TASK INSTRUCTIONS:
Word for word, the records below are to be set down again.

PROVIDED RECORDS:
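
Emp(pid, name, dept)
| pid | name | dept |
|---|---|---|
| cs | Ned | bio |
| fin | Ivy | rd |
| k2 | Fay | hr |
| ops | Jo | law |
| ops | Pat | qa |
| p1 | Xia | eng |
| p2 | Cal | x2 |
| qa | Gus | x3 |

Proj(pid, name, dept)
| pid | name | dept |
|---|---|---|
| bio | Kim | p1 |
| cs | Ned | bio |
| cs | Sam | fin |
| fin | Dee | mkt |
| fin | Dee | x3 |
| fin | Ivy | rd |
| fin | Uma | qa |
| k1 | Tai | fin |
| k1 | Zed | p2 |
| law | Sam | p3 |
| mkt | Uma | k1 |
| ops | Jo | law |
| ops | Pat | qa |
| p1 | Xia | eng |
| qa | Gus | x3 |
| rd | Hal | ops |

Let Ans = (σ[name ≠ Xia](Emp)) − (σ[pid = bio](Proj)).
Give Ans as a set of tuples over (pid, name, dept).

Selection name ≠ Xia: {(cs, Ned, bio), (fin, Ivy, rd), (k2, Fay, hr), (ops, Jo, law), (ops, Pat, qa), (p2, Cal, x2), (qa, Gus, x3)}
Selection pid = bio: {(bio, Kim, p1)}
Set difference of the two operands is {(cs, Ned, bio), (fin, Ivy, rd), (k2, Fay, hr), (ops, Jo, law), (ops, Pat, qa), (p2, Cal, x2), (qa, Gus, x3)}.

{(cs, Ned, bio), (fin, Ivy, rd), (k2, Fay, hr), (ops, Jo, law), (ops, Pat, qa), (p2, Cal, x2), (qa, Gus, x3)}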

ANSWER TO THIS EXERCISE:
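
Emp(pid, name, dept)
| pid | name | dept |
|---|---|---|
| cs | Ned | bio |
| fin | Ivy | rd |
| k2 | Fay | hr |
| ops | Jo | law |
| ops | Pat | qa |
| p1 | Xia | eng |
| p2 | Cal | x2 |
| qa | Gus | x3 |

Proj(pid, name, dept)
| pid | name | dept |
|---|---|---|
| bio | Kim | p1 |
| cs | Ned | bio |
| cs | Sam | fin |
| fin | Dee | mkt |
| fin | Dee | x3 |
| fin | Ivy | rd |
| fin | Uma | qa |
| k1 | Tai | fin |
| k1 | Zed | p2 |
| law | Sam | p3 |
| mkt | Uma | k1 |
| ops | Jo | law |
| ops | Pat | qa |
| p1 | Xia | eng |
| qa | Gus | x3 |
| rd | Hal | ops |

Let Ans = (σ[name ≠ Xia](Emp)) − (σ[pid = bio](Proj)).
Give Ans as a set of tuples over (pid, name, dept).

Selection name ≠ Xia: {(cs, Ned, bio), (fin, Ivy, rd), (k2, Fay, hr), (ops, Jo, law), (ops, Pat, qa), (p2, Cal, x2), (qa, Gus, x3)}
Selection pid = bio: {(bio, Kim, p1)}
Set difference of the two operands is {(cs, Ned, bio), (fin, Ivy, rd), (k2, Fay, hr), (ops, Jo, law), (ops, Pat, qa), (p2, Cal, x2), (qa, Gus, x3)}.

{(cs, Ned, bio), (fin, Ivy, rd), (k2, Fay, hr), (ops, Jo, law), (ops, Pat, qa), (p2, Cal, x2), (qa, Gus, x3)}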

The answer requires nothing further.